| PROBLEM DETAILS |
The required output is every record, reproduced exactly.

(Dataset items)
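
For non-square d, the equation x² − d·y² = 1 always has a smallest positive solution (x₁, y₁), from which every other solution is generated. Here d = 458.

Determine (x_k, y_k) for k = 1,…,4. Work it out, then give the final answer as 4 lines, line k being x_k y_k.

22899 1070
1048728401 49003860
48029663286099 2244278779210
2199662518128033601 102783479481255720

d=458: √d = [21; 2,2,42] (ℓ=3, odd), read p_5/q_5
i=0: a=21 ⇒ p=21, q=1
i=1: a=2 ⇒ p=43, q=2
…
i=4: a=2 ⇒ p=9181, q=429
i=5: a=2 ⇒ p=22899, q=1070
(x₁, y₁) = (22899, 1070);  22899² − 458·1070² = 1 ✓
(22899+1070√458)^2 = 1048728401 + 49003860√458
(22899+1070√458)^3 = 48029663286099 + 2244278779210√458
(22899+1070√458)^4 = 2199662518128033601 + 102783479481255720√458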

| EXERCISE RESPONSE |
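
For non-square d, the equation x² − d·y² = 1 always has a smallest positive solution (x₁, y₁), from which every other solution is generated. Here d = 458.

Determine (x_k, y_k) for k = 1,…,4. Work it out, then give the final answer as 4 lines, line k being x_k y_k.

22899 1070
1048728401 49003860
48029663286099 2244278779210
2199662518128033601 102783479481255720

d=458: √d = [21; 2,2,42] (ℓ=3, odd), read p_5/q_5
i=0: a=21 ⇒ p=21, q=1
i=1: a=2 ⇒ p=43, q=2
…
i=4: a=2 ⇒ p=9181, q=429
i=5: a=2 ⇒ p=22899, q=1070
(x₁, y₁) = (22899, 1070);  22899² − 458·1070² = 1 ✓
(22899+1070√458)^2 = 1048728401 + 49003860√458
(22899+1070√458)^3 = 48029663286099 + 2244278779210√458
(22899+1070√458)^4 = 2199662518128033601 + 102783479481255720√458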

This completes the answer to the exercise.